DATA SECTION:
-.-.-

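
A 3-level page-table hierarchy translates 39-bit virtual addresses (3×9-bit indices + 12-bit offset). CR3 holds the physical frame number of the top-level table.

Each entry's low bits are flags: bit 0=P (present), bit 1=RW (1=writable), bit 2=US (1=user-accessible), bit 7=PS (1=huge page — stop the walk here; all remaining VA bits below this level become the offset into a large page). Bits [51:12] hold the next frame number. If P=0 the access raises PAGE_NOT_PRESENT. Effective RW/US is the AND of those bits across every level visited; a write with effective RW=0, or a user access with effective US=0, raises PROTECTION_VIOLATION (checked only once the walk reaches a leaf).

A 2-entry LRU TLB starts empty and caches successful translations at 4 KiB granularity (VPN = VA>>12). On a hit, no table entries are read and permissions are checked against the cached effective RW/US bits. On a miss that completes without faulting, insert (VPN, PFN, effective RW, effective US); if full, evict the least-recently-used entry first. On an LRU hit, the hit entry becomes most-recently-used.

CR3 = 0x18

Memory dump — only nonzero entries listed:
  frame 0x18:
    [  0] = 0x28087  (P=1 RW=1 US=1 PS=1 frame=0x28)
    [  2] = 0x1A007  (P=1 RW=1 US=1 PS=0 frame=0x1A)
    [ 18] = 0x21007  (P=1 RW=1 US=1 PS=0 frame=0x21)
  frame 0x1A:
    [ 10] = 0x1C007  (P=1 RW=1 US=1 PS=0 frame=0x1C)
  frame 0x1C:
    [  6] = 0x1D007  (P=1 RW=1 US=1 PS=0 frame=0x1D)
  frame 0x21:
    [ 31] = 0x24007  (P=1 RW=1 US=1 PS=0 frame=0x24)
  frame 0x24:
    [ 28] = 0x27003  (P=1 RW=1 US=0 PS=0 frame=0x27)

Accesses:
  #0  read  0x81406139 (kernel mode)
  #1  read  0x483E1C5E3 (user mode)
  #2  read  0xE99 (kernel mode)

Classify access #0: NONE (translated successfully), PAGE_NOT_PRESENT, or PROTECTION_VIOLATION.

Walk each access:
#0 VA=0x81406139 (r,kernel):
  lvl0: tbl 0x18, slot 2 ⇒ 0x1A007 (P1/RW1/US1/PS0)
  lvl1: tbl 0x1A, slot 10 ⇒ 0x1C007 (P1/RW1/US1/PS0)
  lvl2: tbl 0x1C, slot 6 ⇒ 0x1D007 (P1/RW1/US1/PS0)
  ✓ 0x1D139  — 3 lookups
#1 VA=0x483E1C5E3 (r,user):
  lvl0: tbl 0x18, slot 18 ⇒ 0x21007 (P1/RW1/US1/PS0)
  lvl1: tbl 0x21, slot 31 ⇒ 0x24007 (P1/RW1/US1/PS0)
  lvl2: tbl 0x24, slot 28 ⇒ 0x27003 (P1/RW1/US0/PS0)
  ✗ PROTECTION_VIOLATION  [3 reads]
#2 VA=0xE99 (r,kernel):
  lvl0: tbl 0x18, slot 0 ⇒ 0x28087 (P1/RW1/US1/PS1)
  ✓ 0x28E99 (huge @L0)  — 1 lookups

Access #0 fault: NONE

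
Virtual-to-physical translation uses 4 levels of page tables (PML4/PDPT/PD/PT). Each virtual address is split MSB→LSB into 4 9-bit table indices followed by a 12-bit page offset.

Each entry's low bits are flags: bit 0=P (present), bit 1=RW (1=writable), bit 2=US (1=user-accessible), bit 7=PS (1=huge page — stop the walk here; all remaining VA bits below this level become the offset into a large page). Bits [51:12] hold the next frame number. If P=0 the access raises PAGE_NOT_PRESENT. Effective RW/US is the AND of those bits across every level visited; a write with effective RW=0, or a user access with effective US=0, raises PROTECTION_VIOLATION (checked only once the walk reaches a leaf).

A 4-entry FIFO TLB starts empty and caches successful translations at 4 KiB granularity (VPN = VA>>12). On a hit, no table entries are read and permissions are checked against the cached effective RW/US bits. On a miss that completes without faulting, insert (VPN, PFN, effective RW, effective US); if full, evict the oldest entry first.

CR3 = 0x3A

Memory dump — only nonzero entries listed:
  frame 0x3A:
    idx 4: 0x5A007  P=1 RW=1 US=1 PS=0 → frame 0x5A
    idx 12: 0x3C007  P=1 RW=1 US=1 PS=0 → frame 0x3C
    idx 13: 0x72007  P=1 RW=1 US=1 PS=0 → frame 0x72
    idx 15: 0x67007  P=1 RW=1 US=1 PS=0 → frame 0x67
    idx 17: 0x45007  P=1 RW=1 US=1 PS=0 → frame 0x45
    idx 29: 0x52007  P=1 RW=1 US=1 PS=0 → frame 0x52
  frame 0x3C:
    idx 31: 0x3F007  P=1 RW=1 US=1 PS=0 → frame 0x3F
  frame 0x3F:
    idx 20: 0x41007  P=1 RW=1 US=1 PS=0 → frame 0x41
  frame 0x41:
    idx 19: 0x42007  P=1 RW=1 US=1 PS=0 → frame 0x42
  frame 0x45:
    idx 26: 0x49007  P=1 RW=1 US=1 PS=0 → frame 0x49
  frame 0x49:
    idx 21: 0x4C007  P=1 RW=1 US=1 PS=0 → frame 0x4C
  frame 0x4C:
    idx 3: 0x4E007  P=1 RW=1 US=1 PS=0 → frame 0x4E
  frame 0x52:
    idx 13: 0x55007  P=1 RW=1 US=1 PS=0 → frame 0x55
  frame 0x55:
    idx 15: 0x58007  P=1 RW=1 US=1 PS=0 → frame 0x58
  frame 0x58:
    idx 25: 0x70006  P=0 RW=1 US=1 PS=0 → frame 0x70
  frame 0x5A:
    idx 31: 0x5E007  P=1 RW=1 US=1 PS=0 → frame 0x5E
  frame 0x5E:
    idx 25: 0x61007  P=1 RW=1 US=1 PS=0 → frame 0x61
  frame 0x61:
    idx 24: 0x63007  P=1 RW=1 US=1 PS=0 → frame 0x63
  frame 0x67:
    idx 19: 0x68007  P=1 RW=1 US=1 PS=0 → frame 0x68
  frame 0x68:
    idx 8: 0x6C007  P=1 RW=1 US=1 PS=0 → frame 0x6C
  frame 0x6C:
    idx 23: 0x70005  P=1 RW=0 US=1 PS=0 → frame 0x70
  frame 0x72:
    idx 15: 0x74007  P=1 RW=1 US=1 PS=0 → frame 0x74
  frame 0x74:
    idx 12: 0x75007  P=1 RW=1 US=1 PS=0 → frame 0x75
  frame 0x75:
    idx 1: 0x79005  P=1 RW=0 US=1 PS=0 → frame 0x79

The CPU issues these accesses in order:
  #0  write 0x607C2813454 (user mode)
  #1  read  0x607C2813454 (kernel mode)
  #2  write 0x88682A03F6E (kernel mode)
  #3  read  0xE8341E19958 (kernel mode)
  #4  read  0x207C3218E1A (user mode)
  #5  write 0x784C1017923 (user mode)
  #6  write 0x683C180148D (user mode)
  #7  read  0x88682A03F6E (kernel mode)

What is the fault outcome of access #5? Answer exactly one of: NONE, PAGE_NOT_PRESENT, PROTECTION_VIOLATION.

Per-access translation:
#0 VA=0x607C2813454 (w,user):
  [0] read 0x3A idx=12: raw=0x3C007 flags P=1 W=1 U=1 S=0
  [1] read 0x3C idx=31: raw=0x3F007 flags P=1 W=1 U=1 S=0
  [2] read 0x3F idx=20: raw=0x41007 flags P=1 W=1 U=1 S=0
  [3] read 0x41 idx=19: raw=0x42007 flags P=1 W=1 U=1 S=0
  ✓ 0x42454  — 4 lookups
#1 VA=0x607C2813454 (r,kernel):
  TLB hit vpn=0x607C2813 → PA=0x42454
#2 VA=0x88682A03F6E (w,kernel):
  [0] read 0x3A idx=17: raw=0x45007 flags P=1 W=1 U=1 S=0
  [1] read 0x45 idx=26: raw=0x49007 flags P=1 W=1 U=1 S=0
  [2] read 0x49 idx=21: raw=0x4C007 flags P=1 W=1 U=1 S=0
  [3] read 0x4C idx=3: raw=0x4E007 flags P=1 W=1 U=1 S=0
  ✓ 0x4EF6E  — 4 lookups
#3 VA=0xE8341E19958 (r,kernel):
  [0] read 0x3A idx=29: raw=0x52007 flags P=1 W=1 U=1 S=0
  [1] read 0x52 idx=13: raw=0x55007 flags P=1 W=1 U=1 S=0
  [2] read 0x55 idx=15: raw=0x58007 flags P=1 W=1 U=1 S=0
  [3] read 0x58 idx=25: raw=0x70006 flags P=0 W=1 U=1 S=0
  ✗ PAGE_NOT_PRESENT  [4 reads]
#4 VA=0x207C3218E1A (r,user):
  [0] read 0x3A idx=4: raw=0x5A007 flags P=1 W=1 U=1 S=0
  [1] read 0x5A idx=31: raw=0x5E007 flags P=1 W=1 U=1 S=0
  [2] read 0x5E idx=25: raw=0x61007 flags P=1 W=1 U=1 S=0
  [3] read 0x61 idx=24: raw=0x63007 flags P=1 W=1 U=1 S=0
  ✓ 0x63E1A  — 4 lookups
#5 VA=0x784C1017923 (w,user):
  [0] read 0x3A idx=15: raw=0x67007 flags P=1 W=1 U=1 S=0
  [1] read 0x67 idx=19: raw=0x68007 flags P=1 W=1 U=1 S=0
  [2] read 0x68 idx=8: raw=0x6C007 flags P=1 W=1 U=1 S=0
  [3] read 0x6C idx=23: raw=0x70005 flags P=1 W=0 U=1 S=0
  ✗ PROTECTION_VIOLATION  [4 reads]
#6 VA=0x683C180148D (w,user):
  [0] read 0x3A idx=13: raw=0x72007 flags P=1 W=1 U=1 S=0
  [1] read 0x72 idx=15: raw=0x74007 flags P=1 W=1 U=1 S=0
  [2] read 0x74 idx=12: raw=0x75007 flags P=1 W=1 U=1 S=0
  [3] read 0x75 idx=1: raw=0x79005 flags P=1 W=0 U=1 S=0
  ✗ PROTECTION_VIOLATION  [4 reads]
#7 VA=0x88682A03F6E (r,kernel):
  TLB hit vpn=0x88682A03 → PA=0x4EF6E

Access #5 fault: PROTECTION_VIOLATION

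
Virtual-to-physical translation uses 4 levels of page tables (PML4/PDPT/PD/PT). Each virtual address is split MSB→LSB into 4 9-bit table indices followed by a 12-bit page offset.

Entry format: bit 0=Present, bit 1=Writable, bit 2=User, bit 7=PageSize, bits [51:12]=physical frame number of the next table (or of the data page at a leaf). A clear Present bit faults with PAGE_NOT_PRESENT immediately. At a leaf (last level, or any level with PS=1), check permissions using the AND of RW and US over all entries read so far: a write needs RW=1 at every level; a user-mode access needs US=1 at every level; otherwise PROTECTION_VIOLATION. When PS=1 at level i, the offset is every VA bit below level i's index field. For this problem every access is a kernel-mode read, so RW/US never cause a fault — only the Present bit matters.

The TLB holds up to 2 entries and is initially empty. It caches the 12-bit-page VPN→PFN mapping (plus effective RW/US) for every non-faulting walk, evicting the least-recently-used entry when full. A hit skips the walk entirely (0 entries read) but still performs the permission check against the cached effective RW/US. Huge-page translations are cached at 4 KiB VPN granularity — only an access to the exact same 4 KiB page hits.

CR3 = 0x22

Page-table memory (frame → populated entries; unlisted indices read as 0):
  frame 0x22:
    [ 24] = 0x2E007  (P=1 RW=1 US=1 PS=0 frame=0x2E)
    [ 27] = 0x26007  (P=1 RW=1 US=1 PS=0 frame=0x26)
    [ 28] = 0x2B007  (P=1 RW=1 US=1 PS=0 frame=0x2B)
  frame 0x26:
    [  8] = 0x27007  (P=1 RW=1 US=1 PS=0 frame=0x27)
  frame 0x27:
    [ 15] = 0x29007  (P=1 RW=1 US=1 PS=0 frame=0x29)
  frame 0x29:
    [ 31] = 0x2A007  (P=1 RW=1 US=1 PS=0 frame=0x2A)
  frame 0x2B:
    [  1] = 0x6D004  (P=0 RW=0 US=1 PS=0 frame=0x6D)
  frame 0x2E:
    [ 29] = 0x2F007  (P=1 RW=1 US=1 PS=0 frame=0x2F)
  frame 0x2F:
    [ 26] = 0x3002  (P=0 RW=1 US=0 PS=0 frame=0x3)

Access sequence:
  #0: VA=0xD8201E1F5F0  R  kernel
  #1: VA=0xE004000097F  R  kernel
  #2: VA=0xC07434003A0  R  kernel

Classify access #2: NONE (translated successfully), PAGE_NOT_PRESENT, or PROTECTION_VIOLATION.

Per-access translation:
#0 VA=0xD8201E1F5F0 (r,kernel):
  lvl0: tbl 0x22, slot 27 ⇒ 0x26007 (P1/RW1/US1/PS0)
  lvl1: tbl 0x26, slot 8 ⇒ 0x27007 (P1/RW1/US1/PS0)
  lvl2: tbl 0x27, slot 15 ⇒ 0x29007 (P1/RW1/US1/PS0)
  lvl3: tbl 0x29, slot 31 ⇒ 0x2A007 (P1/RW1/US1/PS0)
  ✓ 0x2A5F0  — 4 lookups
#1 VA=0xE004000097F (r,kernel):
  lvl0: tbl 0x22, slot 28 ⇒ 0x2B007 (P1/RW1/US1/PS0)
  lvl1: tbl 0x2B, slot 1 ⇒ 0x6D004 (P0/RW0/US1/PS0)
  → PAGE_NOT_PRESENT  (2 entries read)
#2 VA=0xC07434003A0 (r,kernel):
  lvl0: tbl 0x22, slot 24 ⇒ 0x2E007 (P1/RW1/US1/PS0)
  lvl1: tbl 0x2E, slot 29 ⇒ 0x2F007 (P1/RW1/US1/PS0)
  lvl2: tbl 0x2F, slot 26 ⇒ 0x3002 (P0/RW1/US0/PS0)
  → PAGE_NOT_PRESENT  (3 entries read)

Access #2 fault: PAGE_NOT_PRESENT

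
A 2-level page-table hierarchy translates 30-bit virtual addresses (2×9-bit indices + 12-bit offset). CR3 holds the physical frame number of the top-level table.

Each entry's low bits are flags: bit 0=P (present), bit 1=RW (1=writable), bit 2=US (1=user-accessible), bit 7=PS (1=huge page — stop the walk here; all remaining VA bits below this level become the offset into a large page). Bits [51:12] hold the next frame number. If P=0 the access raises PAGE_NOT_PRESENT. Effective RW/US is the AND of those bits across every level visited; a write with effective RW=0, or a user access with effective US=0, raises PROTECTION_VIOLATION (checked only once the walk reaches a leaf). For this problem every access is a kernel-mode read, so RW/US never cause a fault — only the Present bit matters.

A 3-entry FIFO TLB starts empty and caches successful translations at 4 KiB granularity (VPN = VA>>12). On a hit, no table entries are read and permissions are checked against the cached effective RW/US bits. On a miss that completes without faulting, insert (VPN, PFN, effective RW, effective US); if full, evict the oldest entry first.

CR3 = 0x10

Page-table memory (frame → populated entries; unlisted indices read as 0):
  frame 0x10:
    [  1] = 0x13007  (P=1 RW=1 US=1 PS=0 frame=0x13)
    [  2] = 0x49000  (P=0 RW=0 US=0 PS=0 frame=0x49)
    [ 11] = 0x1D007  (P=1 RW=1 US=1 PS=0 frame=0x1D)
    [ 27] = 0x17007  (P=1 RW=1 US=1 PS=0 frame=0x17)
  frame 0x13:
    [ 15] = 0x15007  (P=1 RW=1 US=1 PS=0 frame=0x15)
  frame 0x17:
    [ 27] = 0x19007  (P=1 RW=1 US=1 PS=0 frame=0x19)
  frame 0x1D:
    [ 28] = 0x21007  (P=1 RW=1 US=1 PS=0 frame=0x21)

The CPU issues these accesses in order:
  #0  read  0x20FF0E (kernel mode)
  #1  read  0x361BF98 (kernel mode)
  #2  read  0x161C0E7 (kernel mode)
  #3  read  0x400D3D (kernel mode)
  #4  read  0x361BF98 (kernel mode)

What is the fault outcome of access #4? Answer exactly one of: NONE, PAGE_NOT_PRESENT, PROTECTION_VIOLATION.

Trace:
#0 VA=0x20FF0E (r,kernel):
  lvl0: tbl 0x10, slot 1 ⇒ 0x13007 (P1/RW1/US1/PS0)
  lvl1: tbl 0x13, slot 15 ⇒ 0x15007 (P1/RW1/US1/PS0)
  → PA=0x15F0E  (2 entries read)
#1 VA=0x361BF98 (r,kernel):
  lvl0: tbl 0x10, slot 27 ⇒ 0x17007 (P1/RW1/US1/PS0)
  lvl1: tbl 0x17, slot 27 ⇒ 0x19007 (P1/RW1/US1/PS0)
  → PA=0x19F98  (2 entries read)
#2 VA=0x161C0E7 (r,kernel):
  lvl0: tbl 0x10, slot 11 ⇒ 0x1D007 (P1/RW1/US1/PS0)
  lvl1: tbl 0x1D, slot 28 ⇒ 0x21007 (P1/RW1/US1/PS0)
  → PA=0x210E7  (2 entries read)
#3 VA=0x400D3D (r,kernel):
  lvl0: tbl 0x10, slot 2 ⇒ 0x49000 (P0/RW0/US0/PS0)
  ✗ PAGE_NOT_PRESENT  [1 reads]
#4 VA=0x361BF98 (r,kernel):
  TLB hit vpn=0x361B → PA=0x19F98

Access #4 fault: NONE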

-.-.-

WORK TO COMPLETE:
Look through the listing and extract every line with "hierarchy" in it.

OUTPUT BELOW:
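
A 3-level page-table hierarchy translates 39-bit virtual addresses (3×9-bit indices + 12-bit offset). CR3 holds the physical frame number of the top-level table.
A 2-level page-table hierarchy translates 30-bit virtual addresses (2×9-bit indices + 12-bit offset). CR3 holds the physical frame number of the top-level table.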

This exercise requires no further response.